> Exercise instructions
What is needed is a verbatim copy of each record below.

※

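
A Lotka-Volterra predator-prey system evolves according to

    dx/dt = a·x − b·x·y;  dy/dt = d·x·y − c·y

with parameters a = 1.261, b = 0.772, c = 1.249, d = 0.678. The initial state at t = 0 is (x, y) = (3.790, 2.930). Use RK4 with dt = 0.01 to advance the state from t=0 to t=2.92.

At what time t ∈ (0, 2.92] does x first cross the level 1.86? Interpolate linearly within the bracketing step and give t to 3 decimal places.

t = 0.467

t=0.000: state=(3.790, 2.930)
step 1 (dt=0.01): k1=(-3.794, 3.869), k2=(-3.831, 3.857), k3=(-3.831, 3.857), k4=(-3.867, 3.843); state += dt/6·(k1+2k2+2k3+k4)
t=0.010: state=(3.752, 2.969)
t=0.020: state=(3.713, 3.007)
t=0.030: state=(3.673, 3.045)
continuing one RK4 step at a time; state shown every 10 steps (Δt=0.1):
t=0.100: state=(3.380, 3.298)
t=0.200: state=(2.935, 3.606)
t=0.300: state=(2.498, 3.826)
t=0.400: state=(2.098, 3.945)
t=0.460: state=(1.884, 3.969)
next step: t=0.470: state=(1.850, 3.969) — x has crossed 1.86
linear interpolation between t=0.460 (1.88350) and t=0.470 (1.84985) → t≈0.467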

※

> Problem solution
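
A Lotka-Volterra predator-prey system evolves according to

    dx/dt = a·x − b·x·y;  dy/dt = d·x·y − c·y

with parameters a = 1.261, b = 0.772, c = 1.249, d = 0.678. The initial state at t = 0 is (x, y) = (3.790, 2.930). Use RK4 with dt = 0.01 to advance the state from t=0 to t=2.92.

At what time t ∈ (0, 2.92] does x first cross the level 1.86? Interpolate linearly within the bracketing step and give t to 3 decimal places.

t = 0.467

t=0.000: state=(3.790, 2.930)
step 1 (dt=0.01): k1=(-3.794, 3.869), k2=(-3.831, 3.857), k3=(-3.831, 3.857), k4=(-3.867, 3.843); state += dt/6·(k1+2k2+2k3+k4)
t=0.010: state=(3.752, 2.969)
t=0.020: state=(3.713, 3.007)
t=0.030: state=(3.673, 3.045)
continuing one RK4 step at a time; state shown every 10 steps (Δt=0.1):
t=0.100: state=(3.380, 3.298)
t=0.200: state=(2.935, 3.606)
t=0.300: state=(2.498, 3.826)
t=0.400: state=(2.098, 3.945)
t=0.460: state=(1.884, 3.969)
next step: t=0.470: state=(1.850, 3.969) — x has crossed 1.86
linear interpolation between t=0.460 (1.88350) and t=0.470 (1.84985) → t≈0.467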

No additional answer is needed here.